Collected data
= = = = =

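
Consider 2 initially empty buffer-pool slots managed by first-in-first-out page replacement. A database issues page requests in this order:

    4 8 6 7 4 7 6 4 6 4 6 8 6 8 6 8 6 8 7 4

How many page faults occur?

9

4 -> miss, frames (4)
8 -> miss, frames (4 8)
6 -> miss, evict 4, frames (8 6)
7 -> miss, evict 8, frames (6 7)
4 -> miss, evict 6, frames (7 4)
7 -> hit
6 -> miss, evict 7, frames (4 6)
4 -> hit
6 -> hit
4 -> hit
6 -> hit
8 -> miss, evict 4, frames (6 8)
6 -> hit
8 -> hit
6 -> hit
8 -> hit
6 -> hit
8 -> hit
7 -> miss, evict 6, frames (8 7)
4 -> miss, evict 8, frames (7 4)
Page faults: 9.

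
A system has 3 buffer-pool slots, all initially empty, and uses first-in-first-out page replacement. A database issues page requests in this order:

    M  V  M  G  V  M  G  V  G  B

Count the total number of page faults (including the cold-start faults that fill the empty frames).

4

M → miss, frames {M}
V → miss, frames {M,V}
M → hit
G → miss, frames {M,V,G}
V → hit
M → hit
G → hit
V → hit
G → hit
B → miss, evict M, frames {V,G,B}
Page faults: 4.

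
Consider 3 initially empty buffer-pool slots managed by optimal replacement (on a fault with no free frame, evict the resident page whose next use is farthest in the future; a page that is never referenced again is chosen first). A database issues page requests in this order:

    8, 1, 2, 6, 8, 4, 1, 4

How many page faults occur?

5

8 -> fault, frames [8]
1 -> fault, frames [8, 1]
2 -> fault, frames [8, 1, 2]
6 -> fault, evict 2, frames [8, 1, 6]
8 -> hit
4 -> fault, evict 6, frames [8, 1, 4]
1 -> hit
4 -> hit
Page faults: 5.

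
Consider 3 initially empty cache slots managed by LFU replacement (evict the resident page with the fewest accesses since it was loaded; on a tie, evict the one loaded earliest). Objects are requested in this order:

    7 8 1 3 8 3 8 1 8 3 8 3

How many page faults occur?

7: fault, frames (7)
8: fault, frames (7 8)
1: fault, frames (7 8 1)
3: fault, evict 7, frames (8 1 3)
8: hit
3: hit
8: hit
1: hit
8: hit
3: hit
8: hit
3: hit
Page faults: 4.

4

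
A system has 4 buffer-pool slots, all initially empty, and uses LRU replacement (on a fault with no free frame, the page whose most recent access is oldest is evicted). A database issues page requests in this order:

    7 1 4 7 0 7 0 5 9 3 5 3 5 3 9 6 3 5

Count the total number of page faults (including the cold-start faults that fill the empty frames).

8

7 → fault, frames (7)
1 → fault, frames (7 1)
4 → fault, frames (7 1 4)
7 → hit
0 → fault, frames (1 4 7 0)
7 → hit
0 → hit
5 → fault, evict 1, frames (4 7 0 5)
9 → fault, evict 4, frames (7 0 5 9)
3 → fault, evict 7, frames (0 5 9 3)
5 → hit
3 → hit
5 → hit
3 → hit
9 → hit
6 → fault, evict 0, frames (5 3 9 6)
3 → hit
5 → hit
Page faults: 8.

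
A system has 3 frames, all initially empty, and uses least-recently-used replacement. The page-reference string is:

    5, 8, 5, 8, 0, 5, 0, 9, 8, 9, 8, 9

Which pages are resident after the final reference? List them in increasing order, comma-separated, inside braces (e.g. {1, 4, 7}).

{0, 8, 9}

5: miss, frames {5}
8: miss, frames {5,8}
5: hit
8: hit
0: miss, frames {5,8,0}
5: hit
0: hit
9: miss, evict 8, frames {5,0,9}
8: miss, evict 5, frames {0,9,8}
9: hit
8: hit
9: hit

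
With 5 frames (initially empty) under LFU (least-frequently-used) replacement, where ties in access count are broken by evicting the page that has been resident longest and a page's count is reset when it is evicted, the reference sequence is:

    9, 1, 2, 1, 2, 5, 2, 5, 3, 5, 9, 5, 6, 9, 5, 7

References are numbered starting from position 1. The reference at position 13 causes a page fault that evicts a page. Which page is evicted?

3

pos 1: 9 -> fault, frames [9]
pos 2: 1 -> fault, frames [9, 1]
pos 3: 2 -> fault, frames [9, 1, 2]
pos 4: 1 -> hit
pos 5: 2 -> hit
pos 6: 5 -> fault, frames [9, 1, 2, 5]
pos 7: 2 -> hit
pos 8: 5 -> hit
pos 9: 3 -> fault, frames [9, 1, 2, 5, 3]
pos 10: 5 -> hit
pos 11: 9 -> hit
pos 12: 5 -> hit
pos 13: 6 -> fault, evict 3, frames [9, 1, 2, 5, 6]
At position 13, page 3 is evicted.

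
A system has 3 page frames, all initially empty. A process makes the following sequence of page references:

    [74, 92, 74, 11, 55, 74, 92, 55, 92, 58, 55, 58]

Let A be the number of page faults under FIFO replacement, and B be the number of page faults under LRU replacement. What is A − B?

Under FIFO: F F . F F F F . . F F . → 8 faults.
Under LRU: F F . F F . F . . F . . → 6 faults.
A − B = 8 − 6 = 2.

2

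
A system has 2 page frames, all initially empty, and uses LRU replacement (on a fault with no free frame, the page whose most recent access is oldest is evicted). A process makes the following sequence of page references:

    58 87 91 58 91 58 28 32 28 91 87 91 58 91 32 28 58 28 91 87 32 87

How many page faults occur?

58 -> fault, frames (58)
87 -> fault, frames (58 87)
91 -> fault, evict 58, frames (87 91)
58 -> fault, evict 87, frames (91 58)
91 -> hit
58 -> hit
28 -> fault, evict 91, frames (58 28)
32 -> fault, evict 58, frames (28 32)
28 -> hit
91 -> fault, evict 32, frames (28 91)
87 -> fault, evict 28, frames (91 87)
91 -> hit
58 -> fault, evict 87, frames (91 58)
91 -> hit
32 -> fault, evict 58, frames (91 32)
28 -> fault, evict 91, frames (32 28)
58 -> fault, evict 32, frames (28 58)
28 -> hit
91 -> fault, evict 58, frames (28 91)
87 -> fault, evict 28, frames (91 87)
32 -> fault, evict 91, frames (87 32)
87 -> hit
Page faults: 15.

15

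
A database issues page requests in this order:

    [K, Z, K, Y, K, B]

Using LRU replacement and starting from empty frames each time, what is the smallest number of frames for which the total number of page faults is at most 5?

f=1: 6 faults
f=2: 4 faults
f=3: 4 faults
f=4: 4 faults
Smallest f with faults ≤ 5 is 2.

2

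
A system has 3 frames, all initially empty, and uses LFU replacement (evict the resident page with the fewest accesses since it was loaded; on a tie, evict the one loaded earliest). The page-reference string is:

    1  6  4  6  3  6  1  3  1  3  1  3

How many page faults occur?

1 -> miss, frames [1]
6 -> miss, frames [1, 6]
4 -> miss, frames [1, 6, 4]
6 -> hit
3 -> miss, evict 1, frames [6, 4, 3]
6 -> hit
1 -> miss, evict 4, frames [6, 3, 1]
3 -> hit
1 -> hit
3 -> hit
1 -> hit
3 -> hit
Page faults: 5.

5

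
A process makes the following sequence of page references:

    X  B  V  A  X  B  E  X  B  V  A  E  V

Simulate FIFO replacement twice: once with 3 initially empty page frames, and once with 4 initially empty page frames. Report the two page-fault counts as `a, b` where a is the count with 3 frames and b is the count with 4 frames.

3 frames: F F F F F F F . . F F . . → 9 faults.
4 frames: F F F F . . F F F F F F . → 10 faults.
10 > 9: adding a frame increased faults — Belady's anomaly.

9, 10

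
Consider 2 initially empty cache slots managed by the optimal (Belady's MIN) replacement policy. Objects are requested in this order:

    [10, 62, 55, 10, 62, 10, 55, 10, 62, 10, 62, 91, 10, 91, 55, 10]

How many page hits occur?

8

10: fault, frames [10]
62: fault, frames [10, 62]
55: fault, evict 62, frames [10, 55]
10: hit
62: fault, evict 55, frames [10, 62]
10: hit
55: fault, evict 62, frames [10, 55]
10: hit
62: fault, evict 55, frames [10, 62]
10: hit
62: hit
91: fault, evict 62, frames [10, 91]
10: hit
91: hit
55: fault, evict 91, frames [10, 55]
10: hit
Hits: 8.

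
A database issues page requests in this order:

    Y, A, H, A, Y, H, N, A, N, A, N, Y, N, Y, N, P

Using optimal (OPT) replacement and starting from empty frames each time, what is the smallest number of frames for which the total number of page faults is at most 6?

3

f=1: 16 faults
f=2: 8 faults
f=3: 5 faults
f=4: 5 faults
f=5: 5 faults
Smallest f with faults ≤ 6 is 3.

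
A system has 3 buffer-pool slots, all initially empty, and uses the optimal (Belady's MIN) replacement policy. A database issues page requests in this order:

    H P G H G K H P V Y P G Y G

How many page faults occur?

H → miss, frames [H]
P → miss, frames [H, P]
G → miss, frames [H, P, G]
H → hit
G → hit
K → miss, evict G, frames [H, P, K]
H → hit
P → hit
V → miss, evict K, frames [H, P, V]
Y → miss, evict V, frames [H, P, Y]
P → hit
G → miss, evict P, frames [H, Y, G]
Y → hit
G → hit
Page faults: 7.

7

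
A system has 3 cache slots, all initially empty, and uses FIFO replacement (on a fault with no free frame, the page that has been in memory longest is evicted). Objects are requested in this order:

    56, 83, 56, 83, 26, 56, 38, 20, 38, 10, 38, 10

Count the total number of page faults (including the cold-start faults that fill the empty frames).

56 → miss, frames [56]
83 → miss, frames [56, 83]
56 → hit
83 → hit
26 → miss, frames [56, 83, 26]
56 → hit
38 → miss, evict 56, frames [83, 26, 38]
20 → miss, evict 83, frames [26, 38, 20]
38 → hit
10 → miss, evict 26, frames [38, 20, 10]
38 → hit
10 → hit
Page faults: 6.

6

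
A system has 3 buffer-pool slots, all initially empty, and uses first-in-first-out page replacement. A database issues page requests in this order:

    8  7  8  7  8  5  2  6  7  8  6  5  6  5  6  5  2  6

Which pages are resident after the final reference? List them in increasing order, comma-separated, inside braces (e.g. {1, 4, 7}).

8 → miss, frames {8}
7 → miss, frames {8,7}
8 → hit
7 → hit
8 → hit
5 → miss, frames {8,7,5}
2 → miss, evict 8, frames {7,5,2}
6 → miss, evict 7, frames {5,2,6}
7 → miss, evict 5, frames {2,6,7}
8 → miss, evict 2, frames {6,7,8}
6 → hit
5 → miss, evict 6, frames {7,8,5}
6 → miss, evict 7, frames {8,5,6}
5 → hit
6 → hit
5 → hit
2 → miss, evict 8, frames {5,6,2}
6 → hit

{2, 5, 6}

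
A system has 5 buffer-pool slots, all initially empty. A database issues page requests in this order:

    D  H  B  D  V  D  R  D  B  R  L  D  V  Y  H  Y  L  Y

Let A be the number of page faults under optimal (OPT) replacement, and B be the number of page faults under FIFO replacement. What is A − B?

-2

Under OPT: F F F . F . F . . . F . . F . . . . → 7 faults.
Under FIFO: F F F . F . F . . . F F . F F . . . → 9 faults.
A − B = 7 − 9 = -2.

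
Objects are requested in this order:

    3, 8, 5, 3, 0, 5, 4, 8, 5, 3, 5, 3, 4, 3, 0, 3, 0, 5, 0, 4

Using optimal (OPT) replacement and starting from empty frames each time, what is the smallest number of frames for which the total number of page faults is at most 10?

f=1: 20 faults
f=2: 11 faults
f=3: 8 faults
f=4: 6 faults
f=5: 5 faults
Smallest f with faults ≤ 10 is 3.

3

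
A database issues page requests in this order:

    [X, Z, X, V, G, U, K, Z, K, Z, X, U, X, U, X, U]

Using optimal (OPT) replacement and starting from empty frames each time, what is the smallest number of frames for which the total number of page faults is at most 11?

2

f=1: 16 faults
f=2: 8 faults
f=3: 7 faults
f=4: 6 faults
f=5: 6 faults
f=6: 6 faults
Smallest f with faults ≤ 11 is 2.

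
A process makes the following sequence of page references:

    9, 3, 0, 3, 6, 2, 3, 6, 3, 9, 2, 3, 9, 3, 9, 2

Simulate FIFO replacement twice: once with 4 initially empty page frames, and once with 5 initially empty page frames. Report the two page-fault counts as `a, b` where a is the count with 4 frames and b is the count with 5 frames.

4 frames: F F F . F F . . . F . F . . . . → 7 faults.
5 frames: F F F . F F . . . . . . . . . . → 5 faults.
5 < 7: adding a frame reduced faults, as is typical.

7, 5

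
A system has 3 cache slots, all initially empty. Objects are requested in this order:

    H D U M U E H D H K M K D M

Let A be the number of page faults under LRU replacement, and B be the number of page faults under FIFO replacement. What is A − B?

1

Under LRU: F F F F . F F F . F F . F . → 10 faults.
Under FIFO: F F F F . F F F . F F . . . → 9 faults.
A − B = 10 − 9 = 1.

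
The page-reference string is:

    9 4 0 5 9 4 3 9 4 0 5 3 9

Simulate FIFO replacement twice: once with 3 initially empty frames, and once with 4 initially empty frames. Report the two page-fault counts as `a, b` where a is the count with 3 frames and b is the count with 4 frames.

3 frames: F F F F F F F . . F F . F → 10 faults.
4 frames: F F F F . . F F F F F F F → 11 faults.
11 > 10: adding a frame increased faults — Belady's anomaly.

10, 11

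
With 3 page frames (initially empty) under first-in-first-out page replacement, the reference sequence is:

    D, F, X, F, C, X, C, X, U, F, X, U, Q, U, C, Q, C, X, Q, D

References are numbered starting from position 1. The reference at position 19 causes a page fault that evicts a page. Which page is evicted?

pos 1: D -> miss, frames {D}
pos 2: F -> miss, frames {D,F}
pos 3: X -> miss, frames {D,F,X}
pos 4: F -> hit
pos 5: C -> miss, evict D, frames {F,X,C}
pos 6: X -> hit
pos 7: C -> hit
pos 8: X -> hit
pos 9: U -> miss, evict F, frames {X,C,U}
pos 10: F -> miss, evict X, frames {C,U,F}
pos 11: X -> miss, evict C, frames {U,F,X}
pos 12: U -> hit
pos 13: Q -> miss, evict U, frames {F,X,Q}
pos 14: U -> miss, evict F, frames {X,Q,U}
pos 15: C -> miss, evict X, frames {Q,U,C}
pos 16: Q -> hit
pos 17: C -> hit
pos 18: X -> miss, evict Q, frames {U,C,X}
pos 19: Q -> miss, evict U, frames {C,X,Q}
At position 19, page U is evicted.

U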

= = = = =

Count up the lines above that include the string "requested" and report nothing but that number.

## SOLUTION FOR THIS TASK
5